Recorded information:

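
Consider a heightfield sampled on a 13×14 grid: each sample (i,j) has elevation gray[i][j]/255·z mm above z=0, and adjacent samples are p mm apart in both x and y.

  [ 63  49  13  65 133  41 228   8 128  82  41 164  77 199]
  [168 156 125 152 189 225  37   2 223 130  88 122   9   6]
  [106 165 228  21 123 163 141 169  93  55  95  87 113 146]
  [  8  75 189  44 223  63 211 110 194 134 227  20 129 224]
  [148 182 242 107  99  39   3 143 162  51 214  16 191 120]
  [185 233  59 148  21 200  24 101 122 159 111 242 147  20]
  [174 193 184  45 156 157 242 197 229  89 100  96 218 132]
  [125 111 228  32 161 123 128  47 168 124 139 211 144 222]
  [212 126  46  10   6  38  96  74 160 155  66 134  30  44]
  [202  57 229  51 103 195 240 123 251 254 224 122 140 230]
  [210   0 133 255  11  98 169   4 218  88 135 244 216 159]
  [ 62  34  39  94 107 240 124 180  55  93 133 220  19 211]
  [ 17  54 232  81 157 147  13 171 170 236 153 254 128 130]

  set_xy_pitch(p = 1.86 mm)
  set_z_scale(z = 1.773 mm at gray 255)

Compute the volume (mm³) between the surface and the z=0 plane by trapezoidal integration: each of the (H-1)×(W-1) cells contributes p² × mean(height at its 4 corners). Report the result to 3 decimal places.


480.577

height_mm = gray/255 × 1.773; cell vol = 1.86² × mean(4 corners)
unit = 1.86² × 1.773 / (4×255) = 0.0060136 mm³ per gray-sum
row 0: Σ corner-gray over 13 cells = 5410  → 32.5336
row 1: Σ corner-gray over 13 cells = 6248  → 37.5730
row 2: Σ corner-gray over 13 cells = 6628  → 39.8581
row 3: Σ corner-gray over 13 cells = 6636  → 39.9062
row 4: Σ corner-gray over 13 cells = 6505  → 39.1185
row 5: Σ corner-gray over 13 cells = 7457  → 44.8434
row 6: Σ corner-gray over 13 cells = 7697  → 46.2867
row 7: Σ corner-gray over 13 cells = 5717  → 34.3797
row 8: Σ corner-gray over 13 cells = 6548  → 39.3770
row 9: Σ corner-gray over 13 cells = 7921  → 47.6337
row 10: Σ corner-gray over 13 cells = 6460  → 38.8478
row 11: Σ corner-gray over 13 cells = 6688  → 40.2189
Σ rows: total corner-gray = 79915  → 480.5767 mm³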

What the exercise asks: As listed above, the lines from the line with "set_xy_pitch(p = 1.86 mm)" to the line with "set_z_scale(z = 1.773 mm at gray 255)" are to be echoed exactly, with both ends included and nothing added.

Answer box:
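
  set_xy_pitch(p = 1.86 mm)
  set_z_scale(z = 1.773 mm at gray 255)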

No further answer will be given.